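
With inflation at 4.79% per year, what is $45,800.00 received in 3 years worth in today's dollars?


Formula: Real value = nominal / (1 + inflation)^years
Price level: (1 + 0.0479)^3 = 1.150693
Real value = $45,800.00 / 1.150693 = $39,802.10

$39,802.10


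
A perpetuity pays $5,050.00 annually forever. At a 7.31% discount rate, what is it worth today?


Formula: PV = C / r
Substituting: PV = $5,050.00 / 0.0731
PV = $69,083.45

$69,083.45


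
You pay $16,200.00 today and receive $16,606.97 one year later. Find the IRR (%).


Formula: IRR = C1/C0 - 1
Substituting: IRR = $16,606.97 / $16,200.00 - 1
Ratio: 1.025122 - 1 = 0.025122
IRR = 2.5122%

2.5122%


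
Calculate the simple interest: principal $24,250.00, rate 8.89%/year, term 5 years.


Formula: I = P * r * t
Substituting: I = $24,250.00 * 0.0889 * 5
Step: I = $24,250.00 * 0.4445
I = $10,779.13

$10,779.13


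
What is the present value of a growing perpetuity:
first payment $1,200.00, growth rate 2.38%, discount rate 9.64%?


Formula: PV = C / (r - g)
Spread: r - g = 0.0964 - 0.0238 = 0.0726
Substituting: PV = $1,200.00 / 0.0726
PV = $16,528.93

$16,528.93


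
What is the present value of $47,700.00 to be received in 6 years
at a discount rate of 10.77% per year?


Formula: PV = FV / (1 + r)^n
Substituting: PV = $47,700.00 / (1 + 0.1077)^6
Discount factor: (1.1077)^6 = 1.847281
PV = $47,700.00 / 1.847281 = $25,821.74

$25,821.74


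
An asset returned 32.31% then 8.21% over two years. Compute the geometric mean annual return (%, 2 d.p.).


Formula: Geometric mean = ((1+r1)*(1+r2))^(1/2) - 1
Product: (1 + 0.3231) * (1 + 0.0821) = 1.3231 * 1.0821 = 1.431727
Square root: 1.431727^0.5 = 1.196548
Geometric mean = 1.196548 - 1 = 0.196548
As percentage: 19.65%

19.65%


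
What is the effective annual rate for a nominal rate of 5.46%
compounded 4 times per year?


Formula: EAR = (1 + r/m)^m - 1
Period rate: r/m = 0.0546 / 4 = 0.01365
Compounding: (1 + 0.01365)^4 = 1.055728
EAR = 1.055728 - 1 = 0.055728

0.055728


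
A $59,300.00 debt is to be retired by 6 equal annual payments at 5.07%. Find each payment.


Formula: PMT = PV * r / (1 - (1+r)^(-n))
Denominator: 1 - (1 + 0.0507)^(-6) = 0.256763
Numerator: $59,300.00 * 0.0507 = 3006.51
PMT = 3006.51 / 0.256763 = $11,709.30

$11,709.30


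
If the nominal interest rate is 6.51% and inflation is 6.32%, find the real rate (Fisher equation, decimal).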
++++++++
Line by line, retype the data exactly as written.

RESPONSE TO THE EXERCISE:
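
With inflation at 4.79% per year, what is $45,800.00 received in 3 years worth in today's dollars?


Formula: Real value = nominal / (1 + inflation)^years
Price level: (1 + 0.0479)^3 = 1.150693
Real value = $45,800.00 / 1.150693 = $39,802.10

$39,802.10


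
A perpetuity pays $5,050.00 annually forever. At a 7.31% discount rate, what is it worth today?


Formula: PV = C / r
Substituting: PV = $5,050.00 / 0.0731
PV = $69,083.45

$69,083.45


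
You pay $16,200.00 today and receive $16,606.97 one year later. Find the IRR (%).


Formula: IRR = C1/C0 - 1
Substituting: IRR = $16,606.97 / $16,200.00 - 1
Ratio: 1.025122 - 1 = 0.025122
IRR = 2.5122%

2.5122%


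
Calculate the simple interest: principal $24,250.00, rate 8.89%/year, term 5 years.


Formula: I = P * r * t
Substituting: I = $24,250.00 * 0.0889 * 5
Step: I = $24,250.00 * 0.4445
I = $10,779.13

$10,779.13


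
What is the present value of a growing perpetuity:
first payment $1,200.00, growth rate 2.38%, discount rate 9.64%?


Formula: PV = C / (r - g)
Spread: r - g = 0.0964 - 0.0238 = 0.0726
Substituting: PV = $1,200.00 / 0.0726
PV = $16,528.93

$16,528.93


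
What is the present value of $47,700.00 to be received in 6 years
at a discount rate of 10.77% per year?


Formula: PV = FV / (1 + r)^n
Substituting: PV = $47,700.00 / (1 + 0.1077)^6
Discount factor: (1.1077)^6 = 1.847281
PV = $47,700.00 / 1.847281 = $25,821.74

$25,821.74


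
An asset returned 32.31% then 8.21% over two years. Compute the geometric mean annual return (%, 2 d.p.).


Formula: Geometric mean = ((1+r1)*(1+r2))^(1/2) - 1
Product: (1 + 0.3231) * (1 + 0.0821) = 1.3231 * 1.0821 = 1.431727
Square root: 1.431727^0.5 = 1.196548
Geometric mean = 1.196548 - 1 = 0.196548
As percentage: 19.65%

19.65%


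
What is the effective annual rate for a nominal rate of 5.46%
compounded 4 times per year?


Formula: EAR = (1 + r/m)^m - 1
Period rate: r/m = 0.0546 / 4 = 0.01365
Compounding: (1 + 0.01365)^4 = 1.055728
EAR = 1.055728 - 1 = 0.055728

0.055728


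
A $59,300.00 debt is to be retired by 6 equal annual payments at 5.07%. Find each payment.


Formula: PMT = PV * r / (1 - (1+r)^(-n))
Denominator: 1 - (1 + 0.0507)^(-6) = 0.256763
Numerator: $59,300.00 * 0.0507 = 3006.51
PMT = 3006.51 / 0.256763 = $11,709.30

$11,709.30


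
If the nominal interest rate is 6.51% and inflation is 6.32%, find the real rate (Fisher equation, decimal).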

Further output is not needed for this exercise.